::: Information supplied :::
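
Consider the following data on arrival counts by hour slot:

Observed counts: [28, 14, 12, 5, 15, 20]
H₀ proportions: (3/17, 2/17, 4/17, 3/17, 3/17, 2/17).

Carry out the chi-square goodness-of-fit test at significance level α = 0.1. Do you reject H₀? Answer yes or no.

reject H₀: yes

n = 94; E_i = n·p_i = [16.59, 11.06, 22.12, 16.59, 16.59, 11.06]
χ² = (28−16.59)²/16.59 + (14−11.06)²/11.06 + (12−22.12)²/22.12 + (5−16.59)²/16.59 + (15−16.59)²/16.59 + (20−11.06)²/11.06 = 28.7376
df = 5
p-value (upper-tail) = 0.00003
At α=0.1: p < α → reject H₀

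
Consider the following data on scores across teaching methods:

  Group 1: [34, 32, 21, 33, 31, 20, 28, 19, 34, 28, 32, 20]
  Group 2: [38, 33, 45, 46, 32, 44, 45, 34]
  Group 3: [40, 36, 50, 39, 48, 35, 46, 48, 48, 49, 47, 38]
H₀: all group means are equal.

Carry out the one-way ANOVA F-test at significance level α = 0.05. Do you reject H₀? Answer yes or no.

reject H₀: yes

Group means [27.67, 39.62, 43.67], grand mean 36.656
SSB = Σnᵢ(x̄ᵢ−x̄)² = 1630.010; SSW = ΣΣ(x−x̄ᵢ)² = 991.208
MSB = 1630.010/2 = 815.0052; MSW = 991.208/29 = 34.1796
F = MSB/MSW = 23.8448
df = (2, 29)
p-value (upper-tail) = 0.00000
At α=0.05: p < α → reject H₀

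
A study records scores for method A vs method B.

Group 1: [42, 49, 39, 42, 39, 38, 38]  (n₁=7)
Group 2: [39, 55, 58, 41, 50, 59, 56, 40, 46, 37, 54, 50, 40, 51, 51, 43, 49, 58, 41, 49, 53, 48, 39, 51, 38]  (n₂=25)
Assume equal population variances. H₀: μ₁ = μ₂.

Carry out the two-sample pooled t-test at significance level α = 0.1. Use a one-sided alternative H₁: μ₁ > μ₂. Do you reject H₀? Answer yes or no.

reject H₀: no

x̄₁=41.000, s₁=3.916, n₁=7
x̄₂=47.840, s₂=6.980, n₂=25
s_p² = [6·3.916² + 24·6.980²]/30 = 42.0453
SE = √(s_p²·(1/7+1/25)) = 2.7728
t = (41.000−47.840)/2.7728 = -2.4668
df = 30
p-value (one-sided, H₁ greater) = 0.99022
At α=0.1: p ≥ α → fail to reject H₀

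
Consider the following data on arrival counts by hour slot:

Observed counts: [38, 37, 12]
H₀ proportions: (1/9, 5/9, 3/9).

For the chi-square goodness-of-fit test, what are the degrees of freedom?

df = k − 1 = 3 − 1 = 2

degrees of freedom = 2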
:::
Action item: Reproduce the records above exactly. Leave nothing out.

Output for this task:
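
Consider the following data on arrival counts by hour slot:

Observed counts: [28, 14, 12, 5, 15, 20]
H₀ proportions: (3/17, 2/17, 4/17, 3/17, 3/17, 2/17).

Carry out the chi-square goodness-of-fit test at significance level α = 0.1. Do you reject H₀? Answer yes or no.

reject H₀: yes

n = 94; E_i = n·p_i = [16.59, 11.06, 22.12, 16.59, 16.59, 11.06]
χ² = (28−16.59)²/16.59 + (14−11.06)²/11.06 + (12−22.12)²/22.12 + (5−16.59)²/16.59 + (15−16.59)²/16.59 + (20−11.06)²/11.06 = 28.7376
df = 5
p-value (upper-tail) = 0.00003
At α=0.1: p < α → reject H₀

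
Consider the following data on scores across teaching methods:

  Group 1: [34, 32, 21, 33, 31, 20, 28, 19, 34, 28, 32, 20]
  Group 2: [38, 33, 45, 46, 32, 44, 45, 34]
  Group 3: [40, 36, 50, 39, 48, 35, 46, 48, 48, 49, 47, 38]
H₀: all group means are equal.

Carry out the one-way ANOVA F-test at significance level α = 0.05. Do you reject H₀? Answer yes or no.

reject H₀: yes

Group means [27.67, 39.62, 43.67], grand mean 36.656
SSB = Σnᵢ(x̄ᵢ−x̄)² = 1630.010; SSW = ΣΣ(x−x̄ᵢ)² = 991.208
MSB = 1630.010/2 = 815.0052; MSW = 991.208/29 = 34.1796
F = MSB/MSW = 23.8448
df = (2, 29)
p-value (upper-tail) = 0.00000
At α=0.05: p < α → reject H₀

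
A study records scores for method A vs method B.

Group 1: [42, 49, 39, 42, 39, 38, 38]  (n₁=7)
Group 2: [39, 55, 58, 41, 50, 59, 56, 40, 46, 37, 54, 50, 40, 51, 51, 43, 49, 58, 41, 49, 53, 48, 39, 51, 38]  (n₂=25)
Assume equal population variances. H₀: μ₁ = μ₂.

Carry out the two-sample pooled t-test at significance level α = 0.1. Use a one-sided alternative H₁: μ₁ > μ₂. Do you reject H₀? Answer yes or no.

reject H₀: no

x̄₁=41.000, s₁=3.916, n₁=7
x̄₂=47.840, s₂=6.980, n₂=25
s_p² = [6·3.916² + 24·6.980²]/30 = 42.0453
SE = √(s_p²·(1/7+1/25)) = 2.7728
t = (41.000−47.840)/2.7728 = -2.4668
df = 30
p-value (one-sided, H₁ greater) = 0.99022
At α=0.1: p ≥ α → fail to reject H₀

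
Consider the following data on arrival counts by hour slot:

Observed counts: [38, 37, 12]
H₀ proportions: (1/9, 5/9, 3/9).

For the chi-square goodness-of-fit test, what are the degrees of freedom?

df = k − 1 = 3 − 1 = 2

degrees of freedom = 2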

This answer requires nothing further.